## [TASK TO CARRY OUT]
Could you return all of the data exactly as given?

## [RECORDED DATA]
>>>>>

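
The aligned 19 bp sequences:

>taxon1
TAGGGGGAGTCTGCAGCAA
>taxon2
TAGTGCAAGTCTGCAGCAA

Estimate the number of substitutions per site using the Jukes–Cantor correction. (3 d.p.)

The sequences differ at 3 of 19 sites (4, 6, 7), so p = 3/19 ≈ 0.157895.
d = −(3/4) ln(1 − 4p/3) = −0.75 ln(1 − 0.210527) = −0.75 ln(0.789473)
  = −0.75 × (-0.236390) = 0.177293 substitutions/site.

0.177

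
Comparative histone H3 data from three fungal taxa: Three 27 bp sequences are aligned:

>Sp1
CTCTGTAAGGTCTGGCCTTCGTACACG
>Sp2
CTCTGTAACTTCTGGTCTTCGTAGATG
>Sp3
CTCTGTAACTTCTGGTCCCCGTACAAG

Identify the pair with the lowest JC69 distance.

Sp1–Sp2: 5/27 differ, p = 0.185, d = 0.213.
Sp1–Sp3: 6/27 differ, p = 0.222, d = 0.264.
Sp2–Sp3: 4/27 differ, p = 0.148, d = 0.165.
The smallest distance is between Sp2 and Sp3.

Sp2 and Sp3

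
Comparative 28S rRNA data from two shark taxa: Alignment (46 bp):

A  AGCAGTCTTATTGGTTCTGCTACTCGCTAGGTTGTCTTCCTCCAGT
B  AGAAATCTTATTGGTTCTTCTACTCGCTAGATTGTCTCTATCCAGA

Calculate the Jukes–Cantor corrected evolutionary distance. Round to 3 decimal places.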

<<<<<

## [RESPONSE]
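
The aligned 19 bp sequences:

>taxon1
TAGGGGGAGTCTGCAGCAA
>taxon2
TAGTGCAAGTCTGCAGCAA

Estimate the number of substitutions per site using the Jukes–Cantor correction. (3 d.p.)

The sequences differ at 3 of 19 sites (4, 6, 7), so p = 3/19 ≈ 0.157895.
d = −(3/4) ln(1 − 4p/3) = −0.75 ln(1 − 0.210527) = −0.75 ln(0.789473)
  = −0.75 × (-0.236390) = 0.177293 substitutions/site.

0.177

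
Comparative histone H3 data from three fungal taxa: Three 27 bp sequences are aligned:

>Sp1
CTCTGTAAGGTCTGGCCTTCGTACACG
>Sp2
CTCTGTAACTTCTGGTCTTCGTAGATG
>Sp3
CTCTGTAACTTCTGGTCCCCGTACAAG

Identify the pair with the lowest JC69 distance.

Sp1–Sp2: 5/27 differ, p = 0.185, d = 0.213.
Sp1–Sp3: 6/27 differ, p = 0.222, d = 0.264.
Sp2–Sp3: 4/27 differ, p = 0.148, d = 0.165.
The smallest distance is between Sp2 and Sp3.

Sp2 and Sp3

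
Comparative 28S rRNA data from two shark taxa: Alignment (46 bp):

A  AGCAGTCTTATTGGTTCTGCTACTCGCTAGGTTGTCTTCCTCCAGT
B  AGAAATCTTATTGGTTCTTCTACTCGCTAGATTGTCTCTATCCAGA

Calculate the Jukes–Cantor corrected evolutionary distance. Round to 3 decimal places.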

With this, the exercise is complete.